How many lines in the data below contain the word "observations"? State only the number.

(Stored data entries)
####################
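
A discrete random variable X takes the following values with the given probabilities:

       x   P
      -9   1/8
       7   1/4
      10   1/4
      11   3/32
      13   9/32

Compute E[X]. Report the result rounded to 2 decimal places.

E[X] = (1/8)·(-9) + (1/4)·7 + (1/4)·10 + (3/32)·11 + (9/32)·13
     = 125/16 ≈ 7.81

7.81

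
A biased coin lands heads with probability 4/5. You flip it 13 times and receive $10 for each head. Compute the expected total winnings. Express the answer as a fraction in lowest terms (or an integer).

$104

E[#heads] = 13·4/5 = 52/5 (linearity over flips).
E[winnings] = 10·52/5 = 104.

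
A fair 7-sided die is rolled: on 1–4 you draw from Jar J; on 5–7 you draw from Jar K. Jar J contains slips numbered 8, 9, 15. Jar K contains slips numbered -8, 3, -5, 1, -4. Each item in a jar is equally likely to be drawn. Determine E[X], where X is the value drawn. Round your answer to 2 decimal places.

E[X | Jar J] = (8 + 9 + 15)/3 = 32/3
E[X | Jar K] = (-8 + 3 − 5 + 1 − 4)/5 = -13/5
E[X] = (4/7)·32/3 + (3/7)·(-13/5) = 523/105 ≈ 4.98

4.98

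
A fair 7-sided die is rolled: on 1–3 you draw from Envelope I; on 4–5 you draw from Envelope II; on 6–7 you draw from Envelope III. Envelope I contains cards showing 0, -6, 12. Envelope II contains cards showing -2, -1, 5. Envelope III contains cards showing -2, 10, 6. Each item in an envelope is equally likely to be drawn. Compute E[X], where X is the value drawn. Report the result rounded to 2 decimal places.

2.38

E[X | Envelope I] = (0 − 6 + 12)/3 = 2
E[X | Envelope II] = (-2 − 1 + 5)/3 = 2/3
E[X | Envelope III] = (-2 + 10 + 6)/3 = 14/3
E[X] = (3/7)·2 + (2/7)·2/3 + (2/7)·14/3 = 50/21 ≈ 2.38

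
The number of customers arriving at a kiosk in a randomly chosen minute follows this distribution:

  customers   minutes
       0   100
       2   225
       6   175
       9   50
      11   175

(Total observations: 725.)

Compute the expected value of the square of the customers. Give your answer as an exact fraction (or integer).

1297/29

Total = 725, so P(customers=0) = 100/725, etc.
E[X²] = (4/29)·0 + (9/29)·4 + (7/29)·36 + (2/29)·81 + (7/29)·121
     = 1297/29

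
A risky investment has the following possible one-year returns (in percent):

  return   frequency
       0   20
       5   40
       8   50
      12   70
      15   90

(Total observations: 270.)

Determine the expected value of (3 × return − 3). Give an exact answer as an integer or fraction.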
####################
* FINISHED EXERCISE
2